**About this exercise:**
Which lines in the records below mention the word "cells"? Copy each one out.

[Stored data]
────────────────

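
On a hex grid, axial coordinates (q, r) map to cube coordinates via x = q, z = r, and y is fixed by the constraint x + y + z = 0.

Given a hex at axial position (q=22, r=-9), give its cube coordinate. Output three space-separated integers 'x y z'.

x = q = 22
z = r = -9
y = -x - z = -(22) - (-9) = -13

Answer: 22 -13 -9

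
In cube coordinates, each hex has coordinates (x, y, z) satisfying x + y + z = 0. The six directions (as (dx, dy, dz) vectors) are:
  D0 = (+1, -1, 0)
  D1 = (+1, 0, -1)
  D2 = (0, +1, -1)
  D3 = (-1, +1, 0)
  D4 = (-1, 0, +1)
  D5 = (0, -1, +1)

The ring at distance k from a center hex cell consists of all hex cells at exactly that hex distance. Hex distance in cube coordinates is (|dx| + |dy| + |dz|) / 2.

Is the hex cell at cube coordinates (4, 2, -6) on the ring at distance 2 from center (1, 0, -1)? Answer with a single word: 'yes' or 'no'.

|px - cx| = |4 - 1| = 3
|py - cy| = |2 - 0| = 2
|pz - cz| = |-6 - (-1)| = 5
distance = (3+2+5)/2 = 10/2 = 5
radius = 2; distance != radius -> no

Answer: no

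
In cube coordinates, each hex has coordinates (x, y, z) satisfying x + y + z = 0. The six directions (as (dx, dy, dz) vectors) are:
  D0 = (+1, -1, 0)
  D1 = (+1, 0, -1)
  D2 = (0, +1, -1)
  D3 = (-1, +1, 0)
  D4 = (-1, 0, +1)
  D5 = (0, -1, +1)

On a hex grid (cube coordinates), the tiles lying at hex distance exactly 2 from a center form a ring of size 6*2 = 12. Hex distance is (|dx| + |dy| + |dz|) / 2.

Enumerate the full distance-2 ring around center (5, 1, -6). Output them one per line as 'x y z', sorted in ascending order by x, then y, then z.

Answer: 3 1 -4
3 2 -5
3 3 -6
4 0 -4
4 3 -7
5 -1 -4
5 3 -8
6 -1 -5
6 2 -8
7 -1 -6
7 0 -7
7 1 -8

Derivation:
Walk ring at distance 2 from (5, 1, -6):
Start at center + D4*2 = (3, 1, -4)
  hex 0: (3, 1, -4)
  hex 1: (4, 0, -4)
  hex 2: (5, -1, -4)
  hex 3: (6, -1, -5)
  hex 4: (7, -1, -6)
  hex 5: (7, 0, -7)
  hex 6: (7, 1, -8)
  hex 7: (6, 2, -8)
  hex 8: (5, 3, -8)
  hex 9: (4, 3, -7)
  hex 10: (3, 3, -6)
  hex 11: (3, 2, -5)
Sorted: 12 hexes.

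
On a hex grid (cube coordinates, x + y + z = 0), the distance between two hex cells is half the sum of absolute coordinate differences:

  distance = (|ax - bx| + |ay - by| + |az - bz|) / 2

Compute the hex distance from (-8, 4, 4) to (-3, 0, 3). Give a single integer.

Answer: 5

Derivation:
|ax - bx| = |-8 - (-3)| = 5
|ay - by| = |4 - 0| = 4
|az - bz| = |4 - 3| = 1
distance = (5 + 4 + 1) / 2 = 10 / 2 = 5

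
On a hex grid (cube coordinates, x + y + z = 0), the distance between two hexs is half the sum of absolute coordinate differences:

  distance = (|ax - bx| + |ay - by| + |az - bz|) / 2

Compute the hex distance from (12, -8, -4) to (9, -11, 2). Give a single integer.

|ax - bx| = |12 - 9| = 3
|ay - by| = |-8 - (-11)| = 3
|az - bz| = |-4 - 2| = 6
distance = (3 + 3 + 6) / 2 = 12 / 2 = 6

Answer: 6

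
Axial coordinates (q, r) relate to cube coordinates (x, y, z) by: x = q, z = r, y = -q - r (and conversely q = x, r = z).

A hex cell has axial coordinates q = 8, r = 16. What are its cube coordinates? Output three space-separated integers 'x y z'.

x = q = 8
z = r = 16
y = -x - z = -(8) - (16) = -24

Answer: 8 -24 16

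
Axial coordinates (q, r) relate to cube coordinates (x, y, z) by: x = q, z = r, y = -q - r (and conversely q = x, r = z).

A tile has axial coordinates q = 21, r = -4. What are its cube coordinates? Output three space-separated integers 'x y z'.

Answer: 21 -17 -4

Derivation:
x = q = 21
z = r = -4
y = -x - z = -(21) - (-4) = -17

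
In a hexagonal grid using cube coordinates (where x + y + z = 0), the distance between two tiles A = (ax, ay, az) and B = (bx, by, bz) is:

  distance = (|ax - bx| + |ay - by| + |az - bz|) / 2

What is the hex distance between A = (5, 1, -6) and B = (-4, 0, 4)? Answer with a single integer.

Answer: 10

Derivation:
|ax - bx| = |5 - (-4)| = 9
|ay - by| = |1 - 0| = 1
|az - bz| = |-6 - 4| = 10
distance = (9 + 1 + 10) / 2 = 20 / 2 = 10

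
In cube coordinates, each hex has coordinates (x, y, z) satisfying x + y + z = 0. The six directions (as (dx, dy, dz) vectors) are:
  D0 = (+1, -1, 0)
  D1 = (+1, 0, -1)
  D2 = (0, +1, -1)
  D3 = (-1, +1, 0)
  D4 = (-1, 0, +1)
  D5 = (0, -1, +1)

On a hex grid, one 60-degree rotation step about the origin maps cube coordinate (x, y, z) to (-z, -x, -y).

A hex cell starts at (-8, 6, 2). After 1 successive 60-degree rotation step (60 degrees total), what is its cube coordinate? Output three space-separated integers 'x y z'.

Answer: -2 8 -6

Derivation:
Start: (-8, 6, 2)
Step 1: (-8, 6, 2) -> (-(2), -(-8), -(6)) = (-2, 8, -6)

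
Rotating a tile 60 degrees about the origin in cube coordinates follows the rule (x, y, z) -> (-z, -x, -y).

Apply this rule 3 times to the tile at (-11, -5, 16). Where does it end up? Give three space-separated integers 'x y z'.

Answer: 11 5 -16

Derivation:
Start: (-11, -5, 16)
Step 1: (-11, -5, 16) -> (-(16), -(-11), -(-5)) = (-16, 11, 5)
Step 2: (-16, 11, 5) -> (-(5), -(-16), -(11)) = (-5, 16, -11)
Step 3: (-5, 16, -11) -> (-(-11), -(-5), -(16)) = (11, 5, -16)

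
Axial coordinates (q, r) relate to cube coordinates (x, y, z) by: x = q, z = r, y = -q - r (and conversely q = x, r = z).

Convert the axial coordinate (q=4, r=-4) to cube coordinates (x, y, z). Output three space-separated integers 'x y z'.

x = q = 4
z = r = -4
y = -x - z = -(4) - (-4) = 0

Answer: 4 0 -4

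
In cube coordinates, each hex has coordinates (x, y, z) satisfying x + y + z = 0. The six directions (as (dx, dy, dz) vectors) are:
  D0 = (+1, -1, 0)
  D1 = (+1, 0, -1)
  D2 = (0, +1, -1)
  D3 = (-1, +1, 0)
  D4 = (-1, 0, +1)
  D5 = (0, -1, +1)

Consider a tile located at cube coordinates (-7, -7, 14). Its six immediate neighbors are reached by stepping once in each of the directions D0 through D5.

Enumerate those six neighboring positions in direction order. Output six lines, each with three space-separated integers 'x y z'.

Answer: -6 -8 14
-6 -7 13
-7 -6 13
-8 -6 14
-8 -7 15
-7 -8 15

Derivation:
Center: (-7, -7, 14). Add each direction:
  D0: (-7, -7, 14) + (1, -1, 0) = (-6, -8, 14)
  D1: (-7, -7, 14) + (1, 0, -1) = (-6, -7, 13)
  D2: (-7, -7, 14) + (0, 1, -1) = (-7, -6, 13)
  D3: (-7, -7, 14) + (-1, 1, 0) = (-8, -6, 14)
  D4: (-7, -7, 14) + (-1, 0, 1) = (-8, -7, 15)
  D5: (-7, -7, 14) + (0, -1, 1) = (-7, -8, 15)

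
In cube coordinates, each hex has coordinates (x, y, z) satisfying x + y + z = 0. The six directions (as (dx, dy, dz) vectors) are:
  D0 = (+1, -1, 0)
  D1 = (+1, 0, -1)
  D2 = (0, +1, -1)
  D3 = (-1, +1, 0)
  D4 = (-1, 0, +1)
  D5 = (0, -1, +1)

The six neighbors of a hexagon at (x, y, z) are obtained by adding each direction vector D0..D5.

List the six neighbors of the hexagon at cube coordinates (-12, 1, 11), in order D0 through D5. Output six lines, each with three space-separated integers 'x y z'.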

────────────────

**Expected output:**
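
The ring at distance k from a center hex cell consists of all hex cells at exactly that hex distance. Hex distance in cube coordinates is (|dx| + |dy| + |dz|) / 2.
On a hex grid (cube coordinates, x + y + z = 0), the distance between two hex cells is half the sum of absolute coordinate differences: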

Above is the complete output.